[WHAT IS NEEDED]: Output all the data exactly.

(Stored data entries)
--- START ---

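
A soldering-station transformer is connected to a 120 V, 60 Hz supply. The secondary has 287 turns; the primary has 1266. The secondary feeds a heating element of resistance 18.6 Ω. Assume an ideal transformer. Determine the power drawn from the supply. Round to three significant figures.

V_s = V_p × N_s/N_p = 120 × 287/1266 = 27.204 V.
I_s = V_s/R = 27.204/18.6 = 1.4626 A.
I_p = I_s × N_s/N_p = 1.4626 × 287/1266 = 0.33156 A.
P = V_p I_p = 120 × 0.33156 = 39.8 W.

P ≈ 39.8 W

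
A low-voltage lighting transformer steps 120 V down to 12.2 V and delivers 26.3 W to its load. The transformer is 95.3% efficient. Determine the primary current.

P_in = P_out/η = 26.3/0.953 = 27.597 W.
I_p = P_in/V_p = 27.597/120 = 0.230 A.

I_p ≈ 0.230 A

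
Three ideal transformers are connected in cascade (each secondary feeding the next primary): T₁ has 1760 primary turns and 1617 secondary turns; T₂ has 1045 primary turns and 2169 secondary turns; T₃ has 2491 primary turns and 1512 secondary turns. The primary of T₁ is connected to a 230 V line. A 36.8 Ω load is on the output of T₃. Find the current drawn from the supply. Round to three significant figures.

Secondary of T₁: V = 230.00 × 1617/1760 = 211.31 V.
Secondary of T₂: V = 211.31 × 2169/1045 = 438.60 V.
Secondary of T₃: V = 438.60 × 1512/2491 = 266.22 V.
I_load = 266.22/36.8 = 7.2343 A, so P_out = 266.22 × 7.2343 = 1926.0 W.
All ideal ⇒ P_in = P_out, so I_supply = 1926.0/230 = 8.37 A.

I_supply ≈ 8.37 A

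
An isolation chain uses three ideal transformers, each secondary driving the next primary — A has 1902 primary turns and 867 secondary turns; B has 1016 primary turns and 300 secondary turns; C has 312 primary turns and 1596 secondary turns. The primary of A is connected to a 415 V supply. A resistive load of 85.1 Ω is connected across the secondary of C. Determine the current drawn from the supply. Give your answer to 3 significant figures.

I_supply ≈ 2.31 A

Secondary of A: V = 415.00 × 867/1902 = 189.17 V.
Secondary of B: V = 189.17 × 300/1016 = 55.858 V.
Secondary of C: V = 55.858 × 1596/312 = 285.73 V.
I_load = 285.73/85.1 = 3.3576 A, so P_out = 285.73 × 3.3576 = 959.39 W.
All ideal ⇒ P_in = P_out, so I_supply = 959.39/415 = 2.31 A.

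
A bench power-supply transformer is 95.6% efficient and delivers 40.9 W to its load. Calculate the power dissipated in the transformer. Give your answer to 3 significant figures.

P_in = P_out/η = 40.9/0.956 = 42.7824 W.
P_loss = P_in − P_out = 42.7824 − 40.9 = 1.88 W.

P_loss ≈ 1.88 W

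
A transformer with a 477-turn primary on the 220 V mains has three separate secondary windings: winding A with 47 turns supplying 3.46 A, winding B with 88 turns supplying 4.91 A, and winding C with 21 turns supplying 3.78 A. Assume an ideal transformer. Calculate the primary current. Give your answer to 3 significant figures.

V_A = 220 × 47/477 = 21.677 V; V_B = 220 × 88/477 = 40.587 V; V_C = 220 × 21/477 = 9.6855 V.
P_out = V_A I_A + V_B I_B + V_C I_C = 21.677×3.46 + 40.587×4.91 + 9.6855×3.78 = 75.003 + 199.28 + 36.611 = 310.90 W.
Ideal ⇒ P_in = P_out, so I_p = P_out/V_p = 310.90/220 = 1.41 A.

I_p ≈ 1.41 A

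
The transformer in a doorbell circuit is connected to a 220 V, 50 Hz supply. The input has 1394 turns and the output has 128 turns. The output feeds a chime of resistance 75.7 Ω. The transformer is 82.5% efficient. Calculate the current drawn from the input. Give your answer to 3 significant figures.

V_out = 220 × 128/1394 = 20.201 V.
I_out = V_out/R = 20.201/75.7 = 0.26685 A.
P_out = V_out I_out = 20.201 × 0.26685 = 5.3907 W.
P_in = P_out/η = 5.3907/0.825 = 6.5342 W.
I_in = P_in/V_in = 6.5342/220 = 0.0297 A.

I_in ≈ 0.0297 A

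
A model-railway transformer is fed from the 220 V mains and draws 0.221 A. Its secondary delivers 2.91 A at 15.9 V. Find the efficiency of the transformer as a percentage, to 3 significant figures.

η ≈ 95.2%

P_in = 220 × 0.221 = 48.6200 W.
P_out = 15.9 × 2.91 = 46.2690 W.
η = P_out/P_in = 46.2690/48.6200 = 0.952.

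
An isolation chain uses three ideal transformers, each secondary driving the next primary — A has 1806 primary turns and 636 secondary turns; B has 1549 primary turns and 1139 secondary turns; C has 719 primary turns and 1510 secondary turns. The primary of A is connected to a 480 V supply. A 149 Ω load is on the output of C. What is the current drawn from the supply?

Secondary of A: V = 480.00 × 636/1806 = 169.04 V.
Secondary of B: V = 169.04 × 1139/1549 = 124.29 V.
Secondary of C: V = 124.29 × 1510/719 = 261.04 V.
I_load = 261.04/149 = 1.7519 A, so P_out = 261.04 × 1.7519 = 457.32 W.
All ideal ⇒ P_in = P_out, so I_supply = 457.32/480 = 0.953 A.

I_supply ≈ 0.953 A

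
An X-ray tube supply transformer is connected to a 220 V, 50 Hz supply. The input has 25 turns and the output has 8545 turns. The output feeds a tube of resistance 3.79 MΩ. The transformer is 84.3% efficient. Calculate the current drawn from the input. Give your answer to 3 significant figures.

I_in ≈ 8.04 A

V_out = 220 × 8545/25 = 75196 V.
I_out = V_out/R = 75196/(3.79×10^6) = 0.019841 A.
P_out = V_out I_out = 75196 × 0.019841 = 1491.9 W.
P_in = P_out/η = 1491.9/0.843 = 1769.8 W.
I_in = P_in/V_in = 1769.8/220 = 8.04 A.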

--- END ---

[RESPONSE TO THE EXERCISE]:
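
A soldering-station transformer is connected to a 120 V, 60 Hz supply. The secondary has 287 turns; the primary has 1266. The secondary feeds a heating element of resistance 18.6 Ω. Assume an ideal transformer. Determine the power drawn from the supply. Round to three significant figures.

V_s = V_p × N_s/N_p = 120 × 287/1266 = 27.204 V.
I_s = V_s/R = 27.204/18.6 = 1.4626 A.
I_p = I_s × N_s/N_p = 1.4626 × 287/1266 = 0.33156 A.
P = V_p I_p = 120 × 0.33156 = 39.8 W.

P ≈ 39.8 W

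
A low-voltage lighting transformer steps 120 V down to 12.2 V and delivers 26.3 W to its load. The transformer is 95.3% efficient. Determine the primary current.

P_in = P_out/η = 26.3/0.953 = 27.597 W.
I_p = P_in/V_p = 27.597/120 = 0.230 A.

I_p ≈ 0.230 A

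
Three ideal transformers are connected in cascade (each secondary feeding the next primary): T₁ has 1760 primary turns and 1617 secondary turns; T₂ has 1045 primary turns and 2169 secondary turns; T₃ has 2491 primary turns and 1512 secondary turns. The primary of T₁ is connected to a 230 V line. A 36.8 Ω load is on the output of T₃. Find the current drawn from the supply. Round to three significant figures.

Secondary of T₁: V = 230.00 × 1617/1760 = 211.31 V.
Secondary of T₂: V = 211.31 × 2169/1045 = 438.60 V.
Secondary of T₃: V = 438.60 × 1512/2491 = 266.22 V.
I_load = 266.22/36.8 = 7.2343 A, so P_out = 266.22 × 7.2343 = 1926.0 W.
All ideal ⇒ P_in = P_out, so I_supply = 1926.0/230 = 8.37 A.

I_supply ≈ 8.37 A

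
An isolation chain uses three ideal transformers, each secondary driving the next primary — A has 1902 primary turns and 867 secondary turns; B has 1016 primary turns and 300 secondary turns; C has 312 primary turns and 1596 secondary turns. The primary of A is connected to a 415 V supply. A resistive load of 85.1 Ω is connected across the secondary of C. Determine the current drawn from the supply. Give your answer to 3 significant figures.

I_supply ≈ 2.31 A

Secondary of A: V = 415.00 × 867/1902 = 189.17 V.
Secondary of B: V = 189.17 × 300/1016 = 55.858 V.
Secondary of C: V = 55.858 × 1596/312 = 285.73 V.
I_load = 285.73/85.1 = 3.3576 A, so P_out = 285.73 × 3.3576 = 959.39 W.
All ideal ⇒ P_in = P_out, so I_supply = 959.39/415 = 2.31 A.

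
A bench power-supply transformer is 95.6% efficient and delivers 40.9 W to its load. Calculate the power dissipated in the transformer. Give your answer to 3 significant figures.

P_in = P_out/η = 40.9/0.956 = 42.7824 W.
P_loss = P_in − P_out = 42.7824 − 40.9 = 1.88 W.

P_loss ≈ 1.88 W

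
A transformer with a 477-turn primary on the 220 V mains has three separate secondary windings: winding A with 47 turns supplying 3.46 A, winding B with 88 turns supplying 4.91 A, and winding C with 21 turns supplying 3.78 A. Assume an ideal transformer. Calculate the primary current. Give your answer to 3 significant figures.

V_A = 220 × 47/477 = 21.677 V; V_B = 220 × 88/477 = 40.587 V; V_C = 220 × 21/477 = 9.6855 V.
P_out = V_A I_A + V_B I_B + V_C I_C = 21.677×3.46 + 40.587×4.91 + 9.6855×3.78 = 75.003 + 199.28 + 36.611 = 310.90 W.
Ideal ⇒ P_in = P_out, so I_p = P_out/V_p = 310.90/220 = 1.41 A.

I_p ≈ 1.41 A

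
The transformer in a doorbell circuit is connected to a 220 V, 50 Hz supply. The input has 1394 turns and the output has 128 turns. The output feeds a chime of resistance 75.7 Ω. The transformer is 82.5% efficient. Calculate the current drawn from the input. Give your answer to 3 significant figures.

V_out = 220 × 128/1394 = 20.201 V.
I_out = V_out/R = 20.201/75.7 = 0.26685 A.
P_out = V_out I_out = 20.201 × 0.26685 = 5.3907 W.
P_in = P_out/η = 5.3907/0.825 = 6.5342 W.
I_in = P_in/V_in = 6.5342/220 = 0.0297 A.

I_in ≈ 0.0297 A

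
A model-railway transformer is fed from the 220 V mains and draws 0.221 A. Its secondary delivers 2.91 A at 15.9 V. Find the efficiency of the transformer as a percentage, to 3 significant figures.

η ≈ 95.2%

P_in = 220 × 0.221 = 48.6200 W.
P_out = 15.9 × 2.91 = 46.2690 W.
η = P_out/P_in = 46.2690/48.6200 = 0.952.

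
An isolation chain uses three ideal transformers, each secondary driving the next primary — A has 1806 primary turns and 636 secondary turns; B has 1549 primary turns and 1139 secondary turns; C has 719 primary turns and 1510 secondary turns. The primary of A is connected to a 480 V supply. A 149 Ω load is on the output of C. What is the current drawn from the supply?

Secondary of A: V = 480.00 × 636/1806 = 169.04 V.
Secondary of B: V = 169.04 × 1139/1549 = 124.29 V.
Secondary of C: V = 124.29 × 1510/719 = 261.04 V.
I_load = 261.04/149 = 1.7519 A, so P_out = 261.04 × 1.7519 = 457.32 W.
All ideal ⇒ P_in = P_out, so I_supply = 457.32/480 = 0.953 A.

I_supply ≈ 0.953 A

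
An X-ray tube supply transformer is connected to a 220 V, 50 Hz supply. The input has 25 turns and the output has 8545 turns. The output feeds a tube of resistance 3.79 MΩ. The transformer is 84.3% efficient. Calculate the current drawn from the input. Give your answer to 3 significant figures.

I_in ≈ 8.04 A

V_out = 220 × 8545/25 = 75196 V.
I_out = V_out/R = 75196/(3.79×10^6) = 0.019841 A.
P_out = V_out I_out = 75196 × 0.019841 = 1491.9 W.
P_in = P_out/η = 1491.9/0.843 = 1769.8 W.
I_in = P_in/V_in = 1769.8/220 = 8.04 A.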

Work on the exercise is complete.